DATA SUPPLIED:
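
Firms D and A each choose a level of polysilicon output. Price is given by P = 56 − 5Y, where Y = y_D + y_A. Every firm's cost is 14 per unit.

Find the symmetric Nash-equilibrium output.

Firm D's profit: π = y_D(56 − 5(y_D + y_A)) − 14y_D.
∂π/∂y_D = 42 − 10y_D − 5y_A = 0, so y_D = 4.2 − 0.5y_A.
Setting y_D = y_A in the reaction function: y_D = 4.2 − 0.5y_D, so y_D = 4.2 / 1.5 = 2.8.

2.8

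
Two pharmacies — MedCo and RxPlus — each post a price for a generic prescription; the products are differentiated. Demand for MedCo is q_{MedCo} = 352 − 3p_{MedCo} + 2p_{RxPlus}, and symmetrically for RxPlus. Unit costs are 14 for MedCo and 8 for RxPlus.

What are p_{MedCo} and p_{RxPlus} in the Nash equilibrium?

MedCo's profit: π = (p_{MedCo} − 14)(352 − 3p_{MedCo} + 2p_{RxPlus}).
∂π/∂p_{MedCo} = 394 − 6p_{MedCo} + 2p_{RxPlus} = 0 ⇒ p_{MedCo} = 197/3 + (1/3)p_{RxPlus}.
Similarly p_{RxPlus} = 188/3 + (1/3)p_{MedCo}.
Plugging p_{RxPlus} into MedCo's best response: p_{MedCo} = 197/3 + (1/3)(188/3 + (1/3)p_{MedCo}) ⇒ (8/9)p_{MedCo} = 779/9, so p_{MedCo} = 97.375.
Then p_{RxPlus} = 188/3 + (1/3)·97.375 = 95.125.

97.375, 95.125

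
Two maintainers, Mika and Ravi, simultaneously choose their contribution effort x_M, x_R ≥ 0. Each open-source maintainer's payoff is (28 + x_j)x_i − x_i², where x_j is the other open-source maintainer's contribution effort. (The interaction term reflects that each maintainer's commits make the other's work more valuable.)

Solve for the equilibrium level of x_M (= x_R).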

ACTIVITY: Show me each line of the listing above with "where" in it.

ANSWER FOR THIS EXERCISE:
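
Firms D and A each choose a level of polysilicon output. Price is given by P = 56 − 5Y, where Y = y_D + y_A. Every firm's cost is 14 per unit.
Two maintainers, Mika and Ravi, simultaneously choose their contribution effort x_M, x_R ≥ 0. Each open-source maintainer's payoff is (28 + x_j)x_i − x_i², where x_j is the other open-source maintainer's contribution effort. (The interaction term reflects that each maintainer's commits make the other's work more valuable.)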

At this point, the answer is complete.